Every line from the one with "An effluent of 3700" to the one with "A river flows at 21", including those two, is to be copied exactly; all other lines of the entries below are left out.

Given data:
▬▬▬▬▬▬▬▬▬▬

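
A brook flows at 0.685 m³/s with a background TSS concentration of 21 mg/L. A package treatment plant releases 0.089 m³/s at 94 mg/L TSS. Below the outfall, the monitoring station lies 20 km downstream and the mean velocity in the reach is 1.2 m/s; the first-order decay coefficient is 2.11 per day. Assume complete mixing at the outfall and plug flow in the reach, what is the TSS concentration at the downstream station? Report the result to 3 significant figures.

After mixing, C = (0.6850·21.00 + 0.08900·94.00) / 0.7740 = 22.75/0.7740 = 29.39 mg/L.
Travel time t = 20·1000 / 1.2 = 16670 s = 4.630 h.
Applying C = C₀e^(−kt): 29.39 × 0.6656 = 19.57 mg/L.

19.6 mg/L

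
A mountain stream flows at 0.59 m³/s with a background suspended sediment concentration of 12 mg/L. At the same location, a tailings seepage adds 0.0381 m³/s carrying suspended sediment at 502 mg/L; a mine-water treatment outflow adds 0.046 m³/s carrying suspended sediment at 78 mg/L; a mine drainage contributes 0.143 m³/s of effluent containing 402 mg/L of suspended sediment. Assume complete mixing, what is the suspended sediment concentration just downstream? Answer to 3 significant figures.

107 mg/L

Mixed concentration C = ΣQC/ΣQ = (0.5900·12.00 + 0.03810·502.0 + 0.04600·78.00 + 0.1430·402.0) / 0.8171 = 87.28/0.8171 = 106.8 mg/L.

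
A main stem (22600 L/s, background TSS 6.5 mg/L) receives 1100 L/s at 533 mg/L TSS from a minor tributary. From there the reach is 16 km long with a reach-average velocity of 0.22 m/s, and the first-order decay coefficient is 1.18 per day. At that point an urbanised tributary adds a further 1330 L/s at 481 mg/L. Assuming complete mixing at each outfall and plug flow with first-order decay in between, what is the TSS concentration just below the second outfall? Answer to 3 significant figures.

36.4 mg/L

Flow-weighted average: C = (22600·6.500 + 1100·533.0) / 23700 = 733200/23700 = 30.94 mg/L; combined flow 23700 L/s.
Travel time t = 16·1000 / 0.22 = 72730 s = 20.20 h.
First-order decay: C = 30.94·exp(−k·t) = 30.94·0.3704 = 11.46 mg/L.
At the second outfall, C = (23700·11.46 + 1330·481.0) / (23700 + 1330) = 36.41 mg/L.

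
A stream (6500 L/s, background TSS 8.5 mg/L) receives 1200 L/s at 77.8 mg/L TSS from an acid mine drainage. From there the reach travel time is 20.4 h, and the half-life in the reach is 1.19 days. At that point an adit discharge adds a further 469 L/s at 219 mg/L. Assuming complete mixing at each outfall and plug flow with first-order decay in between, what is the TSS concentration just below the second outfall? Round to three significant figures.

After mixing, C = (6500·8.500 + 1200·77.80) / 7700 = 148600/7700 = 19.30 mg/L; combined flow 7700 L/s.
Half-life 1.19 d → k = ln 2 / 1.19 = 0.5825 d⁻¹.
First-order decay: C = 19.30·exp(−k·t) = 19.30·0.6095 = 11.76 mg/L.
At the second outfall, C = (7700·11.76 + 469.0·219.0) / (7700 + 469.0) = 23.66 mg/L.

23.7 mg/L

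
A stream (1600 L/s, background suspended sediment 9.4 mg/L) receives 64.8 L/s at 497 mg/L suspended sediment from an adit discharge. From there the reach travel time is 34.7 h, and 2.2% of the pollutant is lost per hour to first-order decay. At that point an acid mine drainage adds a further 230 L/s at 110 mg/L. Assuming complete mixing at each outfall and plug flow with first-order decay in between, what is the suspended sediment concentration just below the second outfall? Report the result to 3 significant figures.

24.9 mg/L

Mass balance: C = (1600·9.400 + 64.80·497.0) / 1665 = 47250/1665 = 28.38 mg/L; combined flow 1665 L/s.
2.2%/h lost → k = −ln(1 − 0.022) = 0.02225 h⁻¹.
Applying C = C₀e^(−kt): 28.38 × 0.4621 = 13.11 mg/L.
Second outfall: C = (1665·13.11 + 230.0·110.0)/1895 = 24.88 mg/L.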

▬▬▬▬▬▬▬▬▬▬

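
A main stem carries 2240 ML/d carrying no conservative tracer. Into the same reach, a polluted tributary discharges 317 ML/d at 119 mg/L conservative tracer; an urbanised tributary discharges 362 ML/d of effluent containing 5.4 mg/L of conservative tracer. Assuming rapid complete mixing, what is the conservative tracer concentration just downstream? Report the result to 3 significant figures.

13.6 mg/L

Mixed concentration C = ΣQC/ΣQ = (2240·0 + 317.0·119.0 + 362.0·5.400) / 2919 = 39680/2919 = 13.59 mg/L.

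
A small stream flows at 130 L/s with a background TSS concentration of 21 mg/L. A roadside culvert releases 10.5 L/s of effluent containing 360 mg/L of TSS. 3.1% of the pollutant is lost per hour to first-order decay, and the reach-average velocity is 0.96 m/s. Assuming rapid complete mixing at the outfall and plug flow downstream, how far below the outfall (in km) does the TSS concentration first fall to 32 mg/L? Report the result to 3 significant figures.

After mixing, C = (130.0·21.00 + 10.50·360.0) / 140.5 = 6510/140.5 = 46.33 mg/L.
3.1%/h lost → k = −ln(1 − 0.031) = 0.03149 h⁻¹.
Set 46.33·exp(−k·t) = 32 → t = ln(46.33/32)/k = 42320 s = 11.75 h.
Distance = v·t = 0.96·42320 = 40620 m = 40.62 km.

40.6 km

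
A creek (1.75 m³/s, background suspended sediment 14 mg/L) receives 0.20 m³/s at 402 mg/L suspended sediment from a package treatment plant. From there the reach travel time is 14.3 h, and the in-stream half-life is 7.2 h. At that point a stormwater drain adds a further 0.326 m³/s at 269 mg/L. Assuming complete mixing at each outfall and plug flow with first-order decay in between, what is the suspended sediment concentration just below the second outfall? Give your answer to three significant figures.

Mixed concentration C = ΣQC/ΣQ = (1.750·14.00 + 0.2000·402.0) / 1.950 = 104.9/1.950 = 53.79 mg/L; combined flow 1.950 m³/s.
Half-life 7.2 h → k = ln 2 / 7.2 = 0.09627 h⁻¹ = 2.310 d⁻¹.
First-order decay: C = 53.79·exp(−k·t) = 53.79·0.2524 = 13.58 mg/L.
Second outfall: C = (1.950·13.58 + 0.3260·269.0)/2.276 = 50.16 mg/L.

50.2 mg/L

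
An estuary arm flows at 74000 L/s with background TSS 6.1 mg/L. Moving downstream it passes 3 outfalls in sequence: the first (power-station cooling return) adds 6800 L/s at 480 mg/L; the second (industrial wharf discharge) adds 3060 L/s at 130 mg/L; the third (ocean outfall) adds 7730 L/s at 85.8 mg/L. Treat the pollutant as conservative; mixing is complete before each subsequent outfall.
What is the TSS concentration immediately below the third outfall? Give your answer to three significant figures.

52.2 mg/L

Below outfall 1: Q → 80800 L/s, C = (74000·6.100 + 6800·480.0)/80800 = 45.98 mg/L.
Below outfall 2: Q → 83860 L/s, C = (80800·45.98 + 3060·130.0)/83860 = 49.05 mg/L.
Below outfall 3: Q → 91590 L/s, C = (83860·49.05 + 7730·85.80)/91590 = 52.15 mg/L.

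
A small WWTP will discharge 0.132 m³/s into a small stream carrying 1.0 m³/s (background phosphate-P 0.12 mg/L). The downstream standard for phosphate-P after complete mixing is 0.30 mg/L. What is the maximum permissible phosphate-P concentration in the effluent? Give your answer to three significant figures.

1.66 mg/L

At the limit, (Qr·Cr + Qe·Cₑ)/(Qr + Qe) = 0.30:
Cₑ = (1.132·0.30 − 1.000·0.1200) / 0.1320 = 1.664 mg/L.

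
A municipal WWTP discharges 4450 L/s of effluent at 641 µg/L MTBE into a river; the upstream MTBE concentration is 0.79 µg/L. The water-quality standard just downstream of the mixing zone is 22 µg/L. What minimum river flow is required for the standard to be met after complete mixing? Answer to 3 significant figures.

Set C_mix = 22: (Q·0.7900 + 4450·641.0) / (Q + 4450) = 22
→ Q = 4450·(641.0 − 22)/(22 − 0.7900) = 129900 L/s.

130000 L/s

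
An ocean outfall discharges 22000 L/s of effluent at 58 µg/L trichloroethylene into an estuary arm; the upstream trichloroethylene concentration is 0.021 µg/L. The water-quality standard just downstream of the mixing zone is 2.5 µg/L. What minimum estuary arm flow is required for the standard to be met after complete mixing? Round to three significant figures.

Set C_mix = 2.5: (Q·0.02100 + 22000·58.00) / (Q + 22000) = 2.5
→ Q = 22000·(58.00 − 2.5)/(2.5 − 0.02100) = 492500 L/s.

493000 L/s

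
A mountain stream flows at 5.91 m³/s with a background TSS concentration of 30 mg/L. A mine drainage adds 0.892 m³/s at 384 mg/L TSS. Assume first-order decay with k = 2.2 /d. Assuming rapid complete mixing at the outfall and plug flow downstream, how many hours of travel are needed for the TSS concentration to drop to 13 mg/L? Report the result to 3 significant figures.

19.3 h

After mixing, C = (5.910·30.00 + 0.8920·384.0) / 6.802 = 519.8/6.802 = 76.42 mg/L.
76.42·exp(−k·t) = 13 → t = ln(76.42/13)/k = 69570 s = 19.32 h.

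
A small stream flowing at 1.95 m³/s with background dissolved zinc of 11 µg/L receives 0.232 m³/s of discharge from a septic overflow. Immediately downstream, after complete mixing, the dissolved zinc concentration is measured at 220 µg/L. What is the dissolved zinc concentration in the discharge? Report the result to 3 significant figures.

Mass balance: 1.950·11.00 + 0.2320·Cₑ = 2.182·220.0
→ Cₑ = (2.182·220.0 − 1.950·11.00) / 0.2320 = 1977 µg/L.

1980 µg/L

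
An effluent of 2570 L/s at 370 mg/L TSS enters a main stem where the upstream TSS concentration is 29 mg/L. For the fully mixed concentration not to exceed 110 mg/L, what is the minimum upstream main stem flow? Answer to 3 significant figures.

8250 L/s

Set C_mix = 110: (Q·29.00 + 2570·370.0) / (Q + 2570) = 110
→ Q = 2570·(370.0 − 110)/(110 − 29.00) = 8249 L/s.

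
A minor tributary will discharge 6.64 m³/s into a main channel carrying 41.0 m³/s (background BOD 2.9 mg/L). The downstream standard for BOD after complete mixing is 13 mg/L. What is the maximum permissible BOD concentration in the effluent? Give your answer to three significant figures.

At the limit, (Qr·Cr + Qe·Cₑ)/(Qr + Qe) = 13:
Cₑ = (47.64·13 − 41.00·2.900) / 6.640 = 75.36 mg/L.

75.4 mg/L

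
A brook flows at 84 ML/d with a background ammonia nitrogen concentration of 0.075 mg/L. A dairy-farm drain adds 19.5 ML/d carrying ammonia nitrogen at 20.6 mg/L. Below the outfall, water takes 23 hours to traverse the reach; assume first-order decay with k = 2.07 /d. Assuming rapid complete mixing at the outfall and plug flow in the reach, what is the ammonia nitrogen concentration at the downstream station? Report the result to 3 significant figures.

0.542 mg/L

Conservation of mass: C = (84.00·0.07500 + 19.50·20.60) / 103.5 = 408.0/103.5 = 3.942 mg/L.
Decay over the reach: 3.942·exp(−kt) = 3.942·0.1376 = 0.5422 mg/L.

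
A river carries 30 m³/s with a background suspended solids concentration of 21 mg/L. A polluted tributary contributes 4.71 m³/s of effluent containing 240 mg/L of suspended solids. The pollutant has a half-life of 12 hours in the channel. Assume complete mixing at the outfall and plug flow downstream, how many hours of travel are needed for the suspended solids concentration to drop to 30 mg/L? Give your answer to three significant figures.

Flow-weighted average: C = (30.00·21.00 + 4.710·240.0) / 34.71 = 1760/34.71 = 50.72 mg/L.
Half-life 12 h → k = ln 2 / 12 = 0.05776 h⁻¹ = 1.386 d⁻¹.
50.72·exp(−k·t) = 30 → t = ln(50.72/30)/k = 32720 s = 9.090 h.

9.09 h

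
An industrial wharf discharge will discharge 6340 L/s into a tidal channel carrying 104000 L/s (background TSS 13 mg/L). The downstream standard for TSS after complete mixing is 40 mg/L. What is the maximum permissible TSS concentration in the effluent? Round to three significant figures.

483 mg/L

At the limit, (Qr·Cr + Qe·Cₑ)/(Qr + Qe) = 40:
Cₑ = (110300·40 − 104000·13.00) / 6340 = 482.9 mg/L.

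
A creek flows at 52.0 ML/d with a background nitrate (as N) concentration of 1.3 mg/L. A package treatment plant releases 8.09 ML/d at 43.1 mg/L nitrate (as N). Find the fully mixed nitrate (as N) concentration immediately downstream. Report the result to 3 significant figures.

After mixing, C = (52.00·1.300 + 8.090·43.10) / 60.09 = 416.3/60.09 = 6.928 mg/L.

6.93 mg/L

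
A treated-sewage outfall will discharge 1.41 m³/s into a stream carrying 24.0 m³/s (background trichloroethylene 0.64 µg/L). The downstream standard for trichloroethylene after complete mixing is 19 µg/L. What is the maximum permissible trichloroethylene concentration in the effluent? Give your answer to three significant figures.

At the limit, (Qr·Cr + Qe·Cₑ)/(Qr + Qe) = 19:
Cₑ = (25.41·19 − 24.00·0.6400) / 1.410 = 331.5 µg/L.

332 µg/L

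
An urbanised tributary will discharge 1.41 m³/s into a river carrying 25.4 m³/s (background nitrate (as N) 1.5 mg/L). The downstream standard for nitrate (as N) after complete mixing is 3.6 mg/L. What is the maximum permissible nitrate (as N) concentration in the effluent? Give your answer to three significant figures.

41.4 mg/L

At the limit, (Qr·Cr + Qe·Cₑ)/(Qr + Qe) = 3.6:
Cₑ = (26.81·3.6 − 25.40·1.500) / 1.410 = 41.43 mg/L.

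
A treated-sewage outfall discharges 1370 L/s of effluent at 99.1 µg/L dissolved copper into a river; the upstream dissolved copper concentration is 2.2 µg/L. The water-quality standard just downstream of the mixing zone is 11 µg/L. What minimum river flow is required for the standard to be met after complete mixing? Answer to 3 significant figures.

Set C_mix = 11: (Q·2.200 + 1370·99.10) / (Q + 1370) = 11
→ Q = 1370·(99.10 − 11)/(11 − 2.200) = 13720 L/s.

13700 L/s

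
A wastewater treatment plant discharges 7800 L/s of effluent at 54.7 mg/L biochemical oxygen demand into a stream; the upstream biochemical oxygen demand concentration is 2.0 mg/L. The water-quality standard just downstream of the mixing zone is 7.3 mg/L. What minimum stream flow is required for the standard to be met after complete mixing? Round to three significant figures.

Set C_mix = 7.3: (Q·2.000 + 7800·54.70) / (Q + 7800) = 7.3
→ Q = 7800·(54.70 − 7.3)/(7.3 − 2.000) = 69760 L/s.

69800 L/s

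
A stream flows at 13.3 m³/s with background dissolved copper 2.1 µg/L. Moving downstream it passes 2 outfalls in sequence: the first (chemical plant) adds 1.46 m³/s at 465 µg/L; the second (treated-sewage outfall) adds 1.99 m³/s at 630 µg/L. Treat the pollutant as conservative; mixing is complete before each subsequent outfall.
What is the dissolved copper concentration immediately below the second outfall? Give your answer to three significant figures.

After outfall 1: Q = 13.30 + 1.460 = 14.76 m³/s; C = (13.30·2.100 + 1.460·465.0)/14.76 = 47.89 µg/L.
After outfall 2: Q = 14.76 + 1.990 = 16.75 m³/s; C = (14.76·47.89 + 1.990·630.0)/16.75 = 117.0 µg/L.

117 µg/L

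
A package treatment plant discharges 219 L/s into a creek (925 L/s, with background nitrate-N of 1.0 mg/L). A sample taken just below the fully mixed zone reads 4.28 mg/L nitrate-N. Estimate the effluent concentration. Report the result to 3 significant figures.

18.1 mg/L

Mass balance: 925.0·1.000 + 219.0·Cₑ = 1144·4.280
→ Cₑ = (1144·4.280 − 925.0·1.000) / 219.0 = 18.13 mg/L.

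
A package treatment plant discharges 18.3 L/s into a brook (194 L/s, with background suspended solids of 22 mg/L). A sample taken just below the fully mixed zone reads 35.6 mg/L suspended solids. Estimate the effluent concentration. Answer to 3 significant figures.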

▬▬▬▬▬▬▬▬▬▬

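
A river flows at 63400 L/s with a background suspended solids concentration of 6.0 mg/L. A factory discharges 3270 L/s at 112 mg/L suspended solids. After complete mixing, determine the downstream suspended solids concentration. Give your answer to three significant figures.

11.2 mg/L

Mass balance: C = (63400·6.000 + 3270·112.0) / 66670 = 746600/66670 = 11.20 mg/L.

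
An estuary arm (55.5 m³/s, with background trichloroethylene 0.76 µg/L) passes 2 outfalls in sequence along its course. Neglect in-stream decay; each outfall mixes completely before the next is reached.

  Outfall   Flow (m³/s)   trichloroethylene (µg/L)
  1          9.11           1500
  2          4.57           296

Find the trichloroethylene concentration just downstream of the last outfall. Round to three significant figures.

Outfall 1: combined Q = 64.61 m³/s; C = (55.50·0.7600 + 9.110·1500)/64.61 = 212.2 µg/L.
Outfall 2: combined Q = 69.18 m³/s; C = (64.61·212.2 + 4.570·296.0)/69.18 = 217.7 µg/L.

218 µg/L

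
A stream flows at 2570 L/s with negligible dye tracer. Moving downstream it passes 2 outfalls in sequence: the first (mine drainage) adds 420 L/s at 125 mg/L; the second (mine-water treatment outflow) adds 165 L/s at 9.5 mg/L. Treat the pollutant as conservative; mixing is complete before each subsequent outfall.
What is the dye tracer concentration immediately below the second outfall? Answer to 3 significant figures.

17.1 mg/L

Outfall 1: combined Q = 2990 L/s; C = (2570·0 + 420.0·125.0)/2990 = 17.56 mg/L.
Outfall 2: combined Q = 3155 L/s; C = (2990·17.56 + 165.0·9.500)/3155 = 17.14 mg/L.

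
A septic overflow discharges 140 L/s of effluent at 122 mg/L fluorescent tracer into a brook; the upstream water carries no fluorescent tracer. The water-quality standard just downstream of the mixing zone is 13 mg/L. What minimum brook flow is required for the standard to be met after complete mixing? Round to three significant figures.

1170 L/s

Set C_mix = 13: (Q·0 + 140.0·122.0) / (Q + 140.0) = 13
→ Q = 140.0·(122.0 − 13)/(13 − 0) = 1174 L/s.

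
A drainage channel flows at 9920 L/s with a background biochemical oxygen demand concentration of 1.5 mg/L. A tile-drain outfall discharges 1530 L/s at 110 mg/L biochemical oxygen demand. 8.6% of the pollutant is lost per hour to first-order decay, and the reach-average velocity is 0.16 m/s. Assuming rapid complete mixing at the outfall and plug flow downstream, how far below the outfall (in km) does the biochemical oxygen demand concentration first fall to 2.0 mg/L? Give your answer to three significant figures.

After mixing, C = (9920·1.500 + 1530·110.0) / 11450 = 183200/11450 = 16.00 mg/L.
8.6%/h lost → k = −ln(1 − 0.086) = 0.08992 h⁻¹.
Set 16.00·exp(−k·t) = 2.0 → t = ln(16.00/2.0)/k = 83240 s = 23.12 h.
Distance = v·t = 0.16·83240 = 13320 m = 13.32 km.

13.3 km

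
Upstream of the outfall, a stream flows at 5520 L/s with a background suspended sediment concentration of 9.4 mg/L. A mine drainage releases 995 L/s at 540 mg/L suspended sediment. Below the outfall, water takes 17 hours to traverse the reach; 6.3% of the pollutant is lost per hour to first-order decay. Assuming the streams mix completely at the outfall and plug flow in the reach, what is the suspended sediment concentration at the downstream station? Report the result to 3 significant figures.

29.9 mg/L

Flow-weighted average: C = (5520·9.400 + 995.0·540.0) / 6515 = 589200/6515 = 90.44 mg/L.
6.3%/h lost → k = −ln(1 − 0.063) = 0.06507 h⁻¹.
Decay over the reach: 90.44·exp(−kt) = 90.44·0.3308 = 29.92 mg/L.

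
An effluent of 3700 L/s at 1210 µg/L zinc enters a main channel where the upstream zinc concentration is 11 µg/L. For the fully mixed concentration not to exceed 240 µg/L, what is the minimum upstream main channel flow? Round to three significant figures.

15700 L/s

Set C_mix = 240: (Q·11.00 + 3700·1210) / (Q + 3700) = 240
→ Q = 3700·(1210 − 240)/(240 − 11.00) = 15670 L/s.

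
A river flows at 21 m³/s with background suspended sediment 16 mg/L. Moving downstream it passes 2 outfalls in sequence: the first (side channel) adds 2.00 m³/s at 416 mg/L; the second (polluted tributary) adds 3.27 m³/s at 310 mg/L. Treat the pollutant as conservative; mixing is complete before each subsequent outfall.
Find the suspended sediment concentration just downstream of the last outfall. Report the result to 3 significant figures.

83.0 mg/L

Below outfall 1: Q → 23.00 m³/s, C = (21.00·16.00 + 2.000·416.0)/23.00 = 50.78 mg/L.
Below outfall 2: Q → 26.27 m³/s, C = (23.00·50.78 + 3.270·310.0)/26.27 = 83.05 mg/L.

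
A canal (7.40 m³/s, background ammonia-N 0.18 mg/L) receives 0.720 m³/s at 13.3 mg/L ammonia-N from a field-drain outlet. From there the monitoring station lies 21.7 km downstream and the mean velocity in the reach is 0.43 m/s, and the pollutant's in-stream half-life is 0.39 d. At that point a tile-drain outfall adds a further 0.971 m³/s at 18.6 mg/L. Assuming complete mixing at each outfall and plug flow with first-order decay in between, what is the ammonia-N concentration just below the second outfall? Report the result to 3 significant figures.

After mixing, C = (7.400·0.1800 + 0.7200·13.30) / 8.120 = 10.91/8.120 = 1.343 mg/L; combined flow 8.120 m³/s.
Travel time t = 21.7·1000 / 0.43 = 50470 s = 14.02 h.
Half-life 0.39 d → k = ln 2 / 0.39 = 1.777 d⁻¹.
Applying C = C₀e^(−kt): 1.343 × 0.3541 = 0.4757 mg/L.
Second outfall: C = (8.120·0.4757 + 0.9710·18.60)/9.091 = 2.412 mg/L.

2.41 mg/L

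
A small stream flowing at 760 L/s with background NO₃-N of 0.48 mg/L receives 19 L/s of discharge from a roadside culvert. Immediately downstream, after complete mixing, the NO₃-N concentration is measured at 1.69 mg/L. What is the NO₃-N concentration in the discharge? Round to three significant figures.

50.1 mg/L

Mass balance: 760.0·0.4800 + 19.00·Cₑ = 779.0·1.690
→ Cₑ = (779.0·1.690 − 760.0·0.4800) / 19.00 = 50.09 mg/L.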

▬▬▬▬▬▬▬▬▬▬

Response below:
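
An effluent of 3700 L/s at 1210 µg/L zinc enters a main channel where the upstream zinc concentration is 11 µg/L. For the fully mixed concentration not to exceed 240 µg/L, what is the minimum upstream main channel flow? Round to three significant figures.

15700 L/s

Set C_mix = 240: (Q·11.00 + 3700·1210) / (Q + 3700) = 240
→ Q = 3700·(1210 − 240)/(240 − 11.00) = 15670 L/s.

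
A river flows at 21 m³/s with background suspended sediment 16 mg/L. Moving downstream it passes 2 outfalls in sequence: the first (side channel) adds 2.00 m³/s at 416 mg/L; the second (polluted tributary) adds 3.27 m³/s at 310 mg/L. Treat the pollutant as conservative; mixing is complete before each subsequent outfall.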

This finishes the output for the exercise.